» Work instructions:
Reproduce all of the data that follows, character for character.

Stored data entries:
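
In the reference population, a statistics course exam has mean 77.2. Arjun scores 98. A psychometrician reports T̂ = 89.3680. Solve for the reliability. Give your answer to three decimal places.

0.585

T̂ = ρX + (1 − ρ)μ  ⇒  T̂ − μ = ρ(X − μ)
ρ = (T̂ − μ)/(X − μ) = (89.3680 − 77.2) / (98 − 77.2) = 12.1680 / 20.8 = 0.58500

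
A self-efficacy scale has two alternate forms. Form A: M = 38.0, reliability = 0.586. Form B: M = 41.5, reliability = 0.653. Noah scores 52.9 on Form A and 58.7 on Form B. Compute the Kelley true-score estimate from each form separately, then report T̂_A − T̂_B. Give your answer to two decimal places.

T̂_A = 0.586(52.9) + 0.414(38.0) = 46.7314
T̂_B = 0.653(58.7) + 0.347(41.5) = 52.7316
T̂_A − T̂_B = -6.0002

-6.00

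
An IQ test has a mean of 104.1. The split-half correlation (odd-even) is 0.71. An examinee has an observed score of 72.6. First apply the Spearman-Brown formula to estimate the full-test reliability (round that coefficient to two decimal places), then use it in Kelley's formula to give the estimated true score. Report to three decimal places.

Spearman-Brown: ρ = 2r/(1 + r) = 2(0.71)/(1 + 0.71) = 1.420/1.71 = 0.8304 → 0.83
T̂ = 0.83(72.6) + 0.17(104.1) = 60.258 + 17.697 = 77.9550 → 77.955

77.955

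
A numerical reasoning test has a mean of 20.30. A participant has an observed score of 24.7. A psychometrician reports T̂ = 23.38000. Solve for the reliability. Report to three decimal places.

0.700

T̂ = ρX + (1 − ρ)μ  ⇒  T̂ − μ = ρ(X − μ)
ρ = (T̂ − μ)/(X − μ) = (23.38000 − 20.30) / (24.7 − 20.30) = 3.08000 / 4.40 = 0.70000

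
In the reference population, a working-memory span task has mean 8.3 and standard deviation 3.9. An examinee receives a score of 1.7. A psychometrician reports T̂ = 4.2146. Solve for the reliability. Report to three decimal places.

T̂ = ρX + (1 − ρ)μ  ⇒  T̂ − μ = ρ(X − μ)
ρ = (T̂ − μ)/(X − μ) = (4.2146 − 8.3) / (1.7 − 8.3) = -4.0854 / -6.6 = 0.61900

0.619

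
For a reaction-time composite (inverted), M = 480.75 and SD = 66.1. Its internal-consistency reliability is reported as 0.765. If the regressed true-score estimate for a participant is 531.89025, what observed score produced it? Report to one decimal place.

T̂ = ρX + (1 − ρ)μ  ⇒  X = (T̂ − (1 − ρ)μ) / ρ
X = (531.89025 − 0.235 × 480.75) / 0.765 = (531.89025 − 112.97625) / 0.765 = 418.91400 / 0.765 = 547.600

547.6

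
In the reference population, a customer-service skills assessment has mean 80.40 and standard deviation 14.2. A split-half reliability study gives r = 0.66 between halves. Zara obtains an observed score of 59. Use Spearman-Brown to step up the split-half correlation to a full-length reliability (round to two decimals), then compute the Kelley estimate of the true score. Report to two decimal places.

63.28

Spearman-Brown: ρ = 2r/(1 + r) = 2(0.66)/(1 + 0.66) = 1.320/1.66 = 0.7952 → 0.80
Regress the observed score toward the mean by the unreliability: T̂ = 0.80·59 + 0.20·80.40 = 47.20 + 16.0800 = 63.280.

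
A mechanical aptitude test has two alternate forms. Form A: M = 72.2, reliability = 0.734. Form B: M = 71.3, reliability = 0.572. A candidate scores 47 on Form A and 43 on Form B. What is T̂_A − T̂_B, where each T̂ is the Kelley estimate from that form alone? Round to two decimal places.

-1.41

T̂_A = 0.734(47) + 0.266(72.2) = 53.7032
T̂_B = 0.572(43) + 0.428(71.3) = 55.1124
T̂_A − T̂_B = -1.4092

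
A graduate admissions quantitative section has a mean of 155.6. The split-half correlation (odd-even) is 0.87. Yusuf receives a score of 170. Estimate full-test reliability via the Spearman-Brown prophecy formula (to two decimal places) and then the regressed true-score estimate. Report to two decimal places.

168.99

Spearman-Brown: ρ = 2r/(1 + r) = 2(0.87)/(1 + 0.87) = 1.740/1.87 = 0.9305 → 0.93
Kelley's formula gives T̂ = 0.93·170 + 0.07·155.6 = 158.10 + 10.892 = 168.992.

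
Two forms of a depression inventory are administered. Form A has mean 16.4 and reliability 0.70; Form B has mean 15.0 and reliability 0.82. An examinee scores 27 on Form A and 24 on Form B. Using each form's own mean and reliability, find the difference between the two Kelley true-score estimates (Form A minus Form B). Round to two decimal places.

1.44

T̂_A = 0.70(27) + 0.30(16.4) = 23.8200
T̂_B = 0.82(24) + 0.18(15.0) = 22.3800
T̂_A − T̂_B = 1.4400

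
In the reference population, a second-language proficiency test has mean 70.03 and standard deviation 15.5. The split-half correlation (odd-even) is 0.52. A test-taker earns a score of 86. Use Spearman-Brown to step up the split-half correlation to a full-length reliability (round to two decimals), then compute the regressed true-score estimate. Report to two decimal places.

Spearman-Brown: ρ = 2r/(1 + r) = 2(0.52)/(1 + 0.52) = 1.040/1.52 = 0.6842 → 0.68
T̂ = ρX + (1 − ρ)μ
  = 0.68 × 86 + 0.32 × 70.03
  = 58.48 + 22.4096
  = 80.890
  ≈ 80.89

80.89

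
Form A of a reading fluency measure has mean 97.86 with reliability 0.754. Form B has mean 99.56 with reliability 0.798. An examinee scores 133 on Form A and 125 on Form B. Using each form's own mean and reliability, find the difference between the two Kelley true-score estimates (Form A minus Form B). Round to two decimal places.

T̂_A = 0.754(133) + 0.246(97.86) = 124.3556
T̂_B = 0.798(125) + 0.202(99.56) = 119.8611
T̂_A − T̂_B = 4.4944

4.49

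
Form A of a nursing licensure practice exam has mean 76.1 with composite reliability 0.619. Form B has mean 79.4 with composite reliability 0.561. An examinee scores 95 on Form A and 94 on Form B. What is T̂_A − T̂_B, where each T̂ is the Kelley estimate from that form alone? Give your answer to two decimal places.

T̂_A = 0.619(95) + 0.381(76.1) = 87.7991
T̂_B = 0.561(94) + 0.439(79.4) = 87.5906
T̂_A − T̂_B = 0.2085

0.21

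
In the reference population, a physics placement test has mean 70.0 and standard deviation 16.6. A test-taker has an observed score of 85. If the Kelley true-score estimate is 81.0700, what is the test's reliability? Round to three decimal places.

T̂ = ρX + (1 − ρ)μ  ⇒  T̂ − μ = ρ(X − μ)
ρ = (T̂ − μ)/(X − μ) = (81.0700 − 70.0) / (85 − 70.0) = 11.0700 / 15.0 = 0.73800

0.738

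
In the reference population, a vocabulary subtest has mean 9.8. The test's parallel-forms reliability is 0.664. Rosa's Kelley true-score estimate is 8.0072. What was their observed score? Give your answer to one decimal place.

7.1

T̂ = ρX + (1 − ρ)μ  ⇒  X = (T̂ − (1 − ρ)μ) / ρ
X = (8.0072 − 0.336 × 9.8) / 0.664 = (8.0072 − 3.2928) / 0.664 = 4.7144 / 0.664 = 7.100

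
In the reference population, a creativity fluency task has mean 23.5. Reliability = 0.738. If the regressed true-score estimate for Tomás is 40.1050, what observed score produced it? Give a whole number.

T̂ = ρX + (1 − ρ)μ  ⇒  X = (T̂ − (1 − ρ)μ) / ρ
X = (40.1050 − 0.262 × 23.5) / 0.738 = (40.1050 − 6.1570) / 0.738 = 33.9480 / 0.738 = 46.00

46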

» Task response:
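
In the reference population, a statistics course exam has mean 77.2. Arjun scores 98. A psychometrician reports T̂ = 89.3680. Solve for the reliability. Give your answer to three decimal places.

0.585

T̂ = ρX + (1 − ρ)μ  ⇒  T̂ − μ = ρ(X − μ)
ρ = (T̂ − μ)/(X − μ) = (89.3680 − 77.2) / (98 − 77.2) = 12.1680 / 20.8 = 0.58500

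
A self-efficacy scale has two alternate forms. Form A: M = 38.0, reliability = 0.586. Form B: M = 41.5, reliability = 0.653. Noah scores 52.9 on Form A and 58.7 on Form B. Compute the Kelley true-score estimate from each form separately, then report T̂_A − T̂_B. Give your answer to two decimal places.

T̂_A = 0.586(52.9) + 0.414(38.0) = 46.7314
T̂_B = 0.653(58.7) + 0.347(41.5) = 52.7316
T̂_A − T̂_B = -6.0002

-6.00

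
An IQ test has a mean of 104.1. The split-half correlation (odd-even) is 0.71. An examinee has an observed score of 72.6. First apply the Spearman-Brown formula to estimate the full-test reliability (round that coefficient to two decimal places), then use it in Kelley's formula to give the estimated true score. Report to three decimal places.

Spearman-Brown: ρ = 2r/(1 + r) = 2(0.71)/(1 + 0.71) = 1.420/1.71 = 0.8304 → 0.83
T̂ = 0.83(72.6) + 0.17(104.1) = 60.258 + 17.697 = 77.9550 → 77.955

77.955

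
A numerical reasoning test has a mean of 20.30. A participant has an observed score of 24.7. A psychometrician reports T̂ = 23.38000. Solve for the reliability. Report to three decimal places.

0.700

T̂ = ρX + (1 − ρ)μ  ⇒  T̂ − μ = ρ(X − μ)
ρ = (T̂ − μ)/(X − μ) = (23.38000 − 20.30) / (24.7 − 20.30) = 3.08000 / 4.40 = 0.70000

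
In the reference population, a working-memory span task has mean 8.3 and standard deviation 3.9. An examinee receives a score of 1.7. A psychometrician reports T̂ = 4.2146. Solve for the reliability. Report to three decimal places.

T̂ = ρX + (1 − ρ)μ  ⇒  T̂ − μ = ρ(X − μ)
ρ = (T̂ − μ)/(X − μ) = (4.2146 − 8.3) / (1.7 − 8.3) = -4.0854 / -6.6 = 0.61900

0.619

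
For a reaction-time composite (inverted), M = 480.75 and SD = 66.1. Its internal-consistency reliability is reported as 0.765. If the regressed true-score estimate for a participant is 531.89025, what observed score produced it? Report to one decimal place.

T̂ = ρX + (1 − ρ)μ  ⇒  X = (T̂ − (1 − ρ)μ) / ρ
X = (531.89025 − 0.235 × 480.75) / 0.765 = (531.89025 − 112.97625) / 0.765 = 418.91400 / 0.765 = 547.600

547.6

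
In the reference population, a customer-service skills assessment has mean 80.40 and standard deviation 14.2. A split-half reliability study gives r = 0.66 between halves. Zara obtains an observed score of 59. Use Spearman-Brown to step up the split-half correlation to a full-length reliability (round to two decimals), then compute the Kelley estimate of the true score. Report to two decimal places.

63.28

Spearman-Brown: ρ = 2r/(1 + r) = 2(0.66)/(1 + 0.66) = 1.320/1.66 = 0.7952 → 0.80
Regress the observed score toward the mean by the unreliability: T̂ = 0.80·59 + 0.20·80.40 = 47.20 + 16.0800 = 63.280.

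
A mechanical aptitude test has two alternate forms. Form A: M = 72.2, reliability = 0.734. Form B: M = 71.3, reliability = 0.572. A candidate scores 47 on Form A and 43 on Form B. What is T̂_A − T̂_B, where each T̂ is the Kelley estimate from that form alone? Round to two decimal places.

-1.41

T̂_A = 0.734(47) + 0.266(72.2) = 53.7032
T̂_B = 0.572(43) + 0.428(71.3) = 55.1124
T̂_A − T̂_B = -1.4092

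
A graduate admissions quantitative section has a mean of 155.6. The split-half correlation (odd-even) is 0.87. Yusuf receives a score of 170. Estimate full-test reliability via the Spearman-Brown prophecy formula (to two decimal places) and then the regressed true-score estimate. Report to two decimal places.

168.99

Spearman-Brown: ρ = 2r/(1 + r) = 2(0.87)/(1 + 0.87) = 1.740/1.87 = 0.9305 → 0.93
Kelley's formula gives T̂ = 0.93·170 + 0.07·155.6 = 158.10 + 10.892 = 168.992.

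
Two forms of a depression inventory are administered. Form A has mean 16.4 and reliability 0.70; Form B has mean 15.0 and reliability 0.82. An examinee scores 27 on Form A and 24 on Form B. Using each form's own mean and reliability, find the difference between the two Kelley true-score estimates (Form A minus Form B). Round to two decimal places.

1.44

T̂_A = 0.70(27) + 0.30(16.4) = 23.8200
T̂_B = 0.82(24) + 0.18(15.0) = 22.3800
T̂_A − T̂_B = 1.4400

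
In the reference population, a second-language proficiency test has mean 70.03 and standard deviation 15.5. The split-half correlation (odd-even) is 0.52. A test-taker earns a score of 86. Use Spearman-Brown to step up the split-half correlation to a full-length reliability (round to two decimals), then compute the regressed true-score estimate. Report to two decimal places.

Spearman-Brown: ρ = 2r/(1 + r) = 2(0.52)/(1 + 0.52) = 1.040/1.52 = 0.6842 → 0.68
T̂ = ρX + (1 − ρ)μ
  = 0.68 × 86 + 0.32 × 70.03
  = 58.48 + 22.4096
  = 80.890
  ≈ 80.89

80.89

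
Form A of a reading fluency measure has mean 97.86 with reliability 0.754. Form B has mean 99.56 with reliability 0.798. An examinee scores 133 on Form A and 125 on Form B. Using each form's own mean and reliability, find the difference between the two Kelley true-score estimates (Form A minus Form B). Round to two decimal places.

T̂_A = 0.754(133) + 0.246(97.86) = 124.3556
T̂_B = 0.798(125) + 0.202(99.56) = 119.8611
T̂_A − T̂_B = 4.4944

4.49

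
Form A of a nursing licensure practice exam has mean 76.1 with composite reliability 0.619. Form B has mean 79.4 with composite reliability 0.561. An examinee scores 95 on Form A and 94 on Form B. What is T̂_A − T̂_B, where each T̂ is the Kelley estimate from that form alone? Give your answer to two decimal places.

T̂_A = 0.619(95) + 0.381(76.1) = 87.7991
T̂_B = 0.561(94) + 0.439(79.4) = 87.5906
T̂_A − T̂_B = 0.2085

0.21

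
In the reference population, a physics placement test has mean 70.0 and standard deviation 16.6. A test-taker has an observed score of 85. If the Kelley true-score estimate is 81.0700, what is the test's reliability? Round to three decimal places.

T̂ = ρX + (1 − ρ)μ  ⇒  T̂ − μ = ρ(X − μ)
ρ = (T̂ − μ)/(X − μ) = (81.0700 − 70.0) / (85 − 70.0) = 11.0700 / 15.0 = 0.73800

0.738

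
In the reference population, a vocabulary subtest has mean 9.8. The test's parallel-forms reliability is 0.664. Rosa's Kelley true-score estimate is 8.0072. What was their observed score? Give your answer to one decimal place.

7.1

T̂ = ρX + (1 − ρ)μ  ⇒  X = (T̂ − (1 − ρ)μ) / ρ
X = (8.0072 − 0.336 × 9.8) / 0.664 = (8.0072 − 3.2928) / 0.664 = 4.7144 / 0.664 = 7.100

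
In the reference population, a creativity fluency task has mean 23.5. Reliability = 0.738. If the regressed true-score estimate for Tomás is 40.1050, what observed score produced it? Give a whole number.

T̂ = ρX + (1 − ρ)μ  ⇒  X = (T̂ − (1 − ρ)μ) / ρ
X = (40.1050 − 0.262 × 23.5) / 0.738 = (40.1050 − 6.1570) / 0.738 = 33.9480 / 0.738 = 46.00

46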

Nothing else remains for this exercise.